# Exercise brief
Please print every record below exactly as it reads.

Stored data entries
------------------------------
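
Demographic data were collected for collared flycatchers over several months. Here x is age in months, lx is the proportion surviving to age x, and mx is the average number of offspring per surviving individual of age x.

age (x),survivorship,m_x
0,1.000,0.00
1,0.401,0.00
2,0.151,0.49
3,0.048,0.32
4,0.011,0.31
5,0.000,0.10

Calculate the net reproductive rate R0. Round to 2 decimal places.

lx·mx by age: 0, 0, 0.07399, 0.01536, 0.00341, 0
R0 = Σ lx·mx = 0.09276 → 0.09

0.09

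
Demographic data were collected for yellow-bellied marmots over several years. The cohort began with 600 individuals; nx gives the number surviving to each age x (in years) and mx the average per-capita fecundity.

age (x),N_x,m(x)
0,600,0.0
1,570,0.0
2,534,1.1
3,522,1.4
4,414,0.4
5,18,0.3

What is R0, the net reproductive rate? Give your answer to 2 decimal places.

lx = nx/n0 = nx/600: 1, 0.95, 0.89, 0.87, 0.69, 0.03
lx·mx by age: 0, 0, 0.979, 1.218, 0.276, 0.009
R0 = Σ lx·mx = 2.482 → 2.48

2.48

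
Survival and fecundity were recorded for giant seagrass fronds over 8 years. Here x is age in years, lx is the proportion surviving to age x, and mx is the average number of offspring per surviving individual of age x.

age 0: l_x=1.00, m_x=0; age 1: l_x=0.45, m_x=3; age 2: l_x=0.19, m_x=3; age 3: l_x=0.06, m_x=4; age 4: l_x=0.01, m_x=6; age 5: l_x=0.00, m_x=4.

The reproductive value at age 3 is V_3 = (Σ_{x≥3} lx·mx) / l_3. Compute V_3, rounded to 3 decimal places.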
------------------------------
# Exercise answer
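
Demographic data were collected for collared flycatchers over several months. Here x is age in months, lx is the proportion surviving to age x, and mx is the average number of offspring per surviving individual of age x.

age (x),survivorship,m_x
0,1.000,0.00
1,0.401,0.00
2,0.151,0.49
3,0.048,0.32
4,0.011,0.31
5,0.000,0.10

Calculate the net reproductive rate R0. Round to 2 decimal places.

lx·mx by age: 0, 0, 0.07399, 0.01536, 0.00341, 0
R0 = Σ lx·mx = 0.09276 → 0.09

0.09

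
Demographic data were collected for yellow-bellied marmots over several years. The cohort began with 600 individuals; nx gives the number surviving to each age x (in years) and mx the average per-capita fecundity.

age (x),N_x,m(x)
0,600,0.0
1,570,0.0
2,534,1.1
3,522,1.4
4,414,0.4
5,18,0.3

What is R0, the net reproductive rate? Give your answer to 2 decimal places.

lx = nx/n0 = nx/600: 1, 0.95, 0.89, 0.87, 0.69, 0.03
lx·mx by age: 0, 0, 0.979, 1.218, 0.276, 0.009
R0 = Σ lx·mx = 2.482 → 2.48

2.48

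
Survival and fecundity were recorded for giant seagrass fronds over 8 years. Here x is age in years, lx is the proportion surviving to age x, and mx is the average number of offspring per surviving individual of age x.

age 0: l_x=1.00, m_x=0; age 1: l_x=0.45, m_x=3; age 2: l_x=0.19, m_x=3; age 3: l_x=0.06, m_x=4; age 4: l_x=0.01, m_x=6; age 5: l_x=0.00, m_x=4.

The reproductive value at age 3 is V_3 = (Σ_{x≥3} lx·mx) / l_3. Compute V_3, rounded to 3 decimal places.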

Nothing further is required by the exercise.